[Stored items]
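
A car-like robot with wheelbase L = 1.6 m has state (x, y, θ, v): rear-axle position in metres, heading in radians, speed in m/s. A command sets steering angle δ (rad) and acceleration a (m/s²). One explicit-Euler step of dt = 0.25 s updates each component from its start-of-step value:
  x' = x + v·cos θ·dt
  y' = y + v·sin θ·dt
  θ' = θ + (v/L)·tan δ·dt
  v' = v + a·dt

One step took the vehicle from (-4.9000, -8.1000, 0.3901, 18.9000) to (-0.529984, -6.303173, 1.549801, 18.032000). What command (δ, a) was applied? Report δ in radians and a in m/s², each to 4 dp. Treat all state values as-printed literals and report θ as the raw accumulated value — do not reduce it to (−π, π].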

### EXERCISE BRIEF
All the data above must be copied again. Leave nothing out.

### RESULT FOR THIS EXERCISE
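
A car-like robot with wheelbase L = 1.6 m has state (x, y, θ, v): rear-axle position in metres, heading in radians, speed in m/s. A command sets steering angle δ (rad) and acceleration a (m/s²). One explicit-Euler step of dt = 0.25 s updates each component from its start-of-step value:
  x' = x + v·cos θ·dt
  y' = y + v·sin θ·dt
  θ' = θ + (v/L)·tan δ·dt
  v' = v + a·dt

One step took the vehicle from (-4.9000, -8.1000, 0.3901, 18.9000) to (-0.529984, -6.303173, 1.549801, 18.032000). What command (δ, a) was applied? Report δ in radians and a in m/s², each to 4 dp. Treat all state values as-printed literals and report θ as the raw accumulated value — do not reduce it to (−π, π].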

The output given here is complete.